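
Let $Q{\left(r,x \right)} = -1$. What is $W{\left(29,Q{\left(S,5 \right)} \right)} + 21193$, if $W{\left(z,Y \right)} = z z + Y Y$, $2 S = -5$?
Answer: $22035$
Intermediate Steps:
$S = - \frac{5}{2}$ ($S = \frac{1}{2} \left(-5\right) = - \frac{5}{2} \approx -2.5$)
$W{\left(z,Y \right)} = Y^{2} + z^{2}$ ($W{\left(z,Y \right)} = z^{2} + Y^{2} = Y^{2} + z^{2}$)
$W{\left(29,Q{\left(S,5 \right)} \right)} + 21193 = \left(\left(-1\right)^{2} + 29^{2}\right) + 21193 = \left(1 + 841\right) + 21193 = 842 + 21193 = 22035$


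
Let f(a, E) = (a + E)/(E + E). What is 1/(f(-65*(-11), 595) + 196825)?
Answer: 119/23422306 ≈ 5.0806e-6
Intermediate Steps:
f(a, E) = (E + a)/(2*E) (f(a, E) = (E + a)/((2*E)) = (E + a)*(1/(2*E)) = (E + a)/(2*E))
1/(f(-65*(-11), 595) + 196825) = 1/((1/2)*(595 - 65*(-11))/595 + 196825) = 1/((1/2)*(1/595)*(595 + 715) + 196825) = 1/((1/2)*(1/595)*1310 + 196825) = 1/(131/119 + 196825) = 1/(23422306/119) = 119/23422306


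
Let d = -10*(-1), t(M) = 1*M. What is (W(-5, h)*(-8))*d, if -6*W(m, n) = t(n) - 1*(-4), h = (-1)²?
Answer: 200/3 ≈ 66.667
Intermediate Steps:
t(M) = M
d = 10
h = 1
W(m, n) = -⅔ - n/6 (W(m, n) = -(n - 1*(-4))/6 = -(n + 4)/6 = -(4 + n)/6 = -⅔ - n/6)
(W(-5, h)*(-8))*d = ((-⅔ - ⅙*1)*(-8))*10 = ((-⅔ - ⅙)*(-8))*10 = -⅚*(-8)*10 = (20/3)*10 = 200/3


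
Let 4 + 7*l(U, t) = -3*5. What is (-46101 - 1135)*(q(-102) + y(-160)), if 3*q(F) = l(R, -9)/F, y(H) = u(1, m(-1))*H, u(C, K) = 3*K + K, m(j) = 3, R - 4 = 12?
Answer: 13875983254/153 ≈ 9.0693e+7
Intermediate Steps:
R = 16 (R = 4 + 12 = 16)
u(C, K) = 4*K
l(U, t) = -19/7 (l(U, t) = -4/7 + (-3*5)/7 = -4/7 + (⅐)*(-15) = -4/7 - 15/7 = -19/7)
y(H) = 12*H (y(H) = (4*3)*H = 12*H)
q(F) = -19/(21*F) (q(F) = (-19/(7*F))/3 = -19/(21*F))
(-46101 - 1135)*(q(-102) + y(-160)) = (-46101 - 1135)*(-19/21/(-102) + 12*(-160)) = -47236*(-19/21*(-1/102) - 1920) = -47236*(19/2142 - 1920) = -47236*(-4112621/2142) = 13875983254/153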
...
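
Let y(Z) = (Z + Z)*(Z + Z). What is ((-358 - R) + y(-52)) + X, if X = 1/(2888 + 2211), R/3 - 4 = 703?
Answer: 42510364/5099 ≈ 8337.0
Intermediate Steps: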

# WHAT YOU SHOULD DO:
Go to the line in the material above that contains "Y Y$, $2 S = -5$?" and copy exactly from there through the line that contains "Answer: $22035$", stopping after it.

# RESULT OF THE EXERCISE:
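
Let $Q{\left(r,x \right)} = -1$. What is $W{\left(29,Q{\left(S,5 \right)} \right)} + 21193$, if $W{\left(z,Y \right)} = z z + Y Y$, $2 S = -5$?
Answer: $22035$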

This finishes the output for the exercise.